• **What you are asked to do**
With nothing left out, give the data back exactly.

• **Provided records**
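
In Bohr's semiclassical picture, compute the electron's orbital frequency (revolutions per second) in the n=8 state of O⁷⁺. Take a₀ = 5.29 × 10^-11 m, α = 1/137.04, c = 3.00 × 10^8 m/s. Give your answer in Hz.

r = n²a₀/Z = 4.23 × 10^-10 m, v = Zαc/n = 2.19 × 10^6 m/s
f = v/(2πr) = 8.23 × 10^14 Hz

8.23 × 10^14 Hz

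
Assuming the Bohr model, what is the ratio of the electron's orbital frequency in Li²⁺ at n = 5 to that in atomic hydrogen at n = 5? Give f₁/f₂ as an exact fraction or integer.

f ∝ Z^2 · n^-3
f₁/f₂ = (3/1)^2 · (5/5)^-3 = 9

9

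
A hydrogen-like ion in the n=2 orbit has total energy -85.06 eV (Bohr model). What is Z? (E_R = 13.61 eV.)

E_n = −E_R Z²/n² ⇒ Z² = −E_n n²/E_R = 85.06 × 2² / 13.61 ≈ 25.00
Z = 5

5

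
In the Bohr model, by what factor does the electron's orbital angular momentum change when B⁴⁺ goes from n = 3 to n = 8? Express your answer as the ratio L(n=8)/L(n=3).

L = nℏ depends only on n, so L ∝ n.
L(n=8)/L(n=3) = (8/3)^1 = 8/3

8/3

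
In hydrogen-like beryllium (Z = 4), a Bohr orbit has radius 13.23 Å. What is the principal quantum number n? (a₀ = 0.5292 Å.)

10

r_n = n²a₀/Z ⇒ n² = rZ/a₀ = 13.23 × 4 / 0.5292 ≈ 100.00
n = 10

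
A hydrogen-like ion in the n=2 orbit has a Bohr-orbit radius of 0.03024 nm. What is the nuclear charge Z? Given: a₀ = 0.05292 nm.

7

r_n = n²a₀/Z ⇒ Z = n²a₀/r = 2² × 0.05292 / 0.03024 ≈ 7.00
Z = 7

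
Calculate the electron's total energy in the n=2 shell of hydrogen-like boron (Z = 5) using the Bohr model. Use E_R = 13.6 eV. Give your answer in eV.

-85.0 eV

E_n = −E_R·Z²/n² = −13.6 × 5²/2² = -85.0 eV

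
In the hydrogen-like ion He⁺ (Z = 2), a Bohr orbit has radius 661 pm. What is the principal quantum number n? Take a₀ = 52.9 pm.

5

r_n = n²a₀/Z ⇒ n² = rZ/a₀ = 661 × 2 / 52.9 ≈ 24.99
n = 5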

• **Result**
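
In Bohr's semiclassical picture, compute the electron's orbital frequency (revolutions per second) in the n=8 state of O⁷⁺. Take a₀ = 5.29 × 10^-11 m, α = 1/137.04, c = 3.00 × 10^8 m/s. Give your answer in Hz.

r = n²a₀/Z = 4.23 × 10^-10 m, v = Zαc/n = 2.19 × 10^6 m/s
f = v/(2πr) = 8.23 × 10^14 Hz

8.23 × 10^14 Hz

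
Assuming the Bohr model, what is the ratio of the electron's orbital frequency in Li²⁺ at n = 5 to that in atomic hydrogen at n = 5? Give f₁/f₂ as an exact fraction or integer.

f ∝ Z^2 · n^-3
f₁/f₂ = (3/1)^2 · (5/5)^-3 = 9

9

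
A hydrogen-like ion in the n=2 orbit has total energy -85.06 eV (Bohr model). What is Z? (E_R = 13.61 eV.)

E_n = −E_R Z²/n² ⇒ Z² = −E_n n²/E_R = 85.06 × 2² / 13.61 ≈ 25.00
Z = 5

5

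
In the Bohr model, by what factor does the electron's orbital angular momentum change when B⁴⁺ goes from n = 3 to n = 8? Express your answer as the ratio L(n=8)/L(n=3).

L = nℏ depends only on n, so L ∝ n.
L(n=8)/L(n=3) = (8/3)^1 = 8/3

8/3

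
In hydrogen-like beryllium (Z = 4), a Bohr orbit has radius 13.23 Å. What is the principal quantum number n? (a₀ = 0.5292 Å.)

10

r_n = n²a₀/Z ⇒ n² = rZ/a₀ = 13.23 × 4 / 0.5292 ≈ 100.00
n = 10

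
A hydrogen-like ion in the n=2 orbit has a Bohr-orbit radius of 0.03024 nm. What is the nuclear charge Z? Given: a₀ = 0.05292 nm.

7

r_n = n²a₀/Z ⇒ Z = n²a₀/r = 2² × 0.05292 / 0.03024 ≈ 7.00
Z = 7

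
Calculate the electron's total energy in the n=2 shell of hydrogen-like boron (Z = 5) using the Bohr model. Use E_R = 13.6 eV. Give your answer in eV.

-85.0 eV

E_n = −E_R·Z²/n² = −13.6 × 5²/2² = -85.0 eV

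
In the hydrogen-like ion He⁺ (Z = 2), a Bohr orbit has radius 661 pm. What is the principal quantum number n? Take a₀ = 52.9 pm.

5

r_n = n²a₀/Z ⇒ n² = rZ/a₀ = 661 × 2 / 52.9 ≈ 24.99
n = 5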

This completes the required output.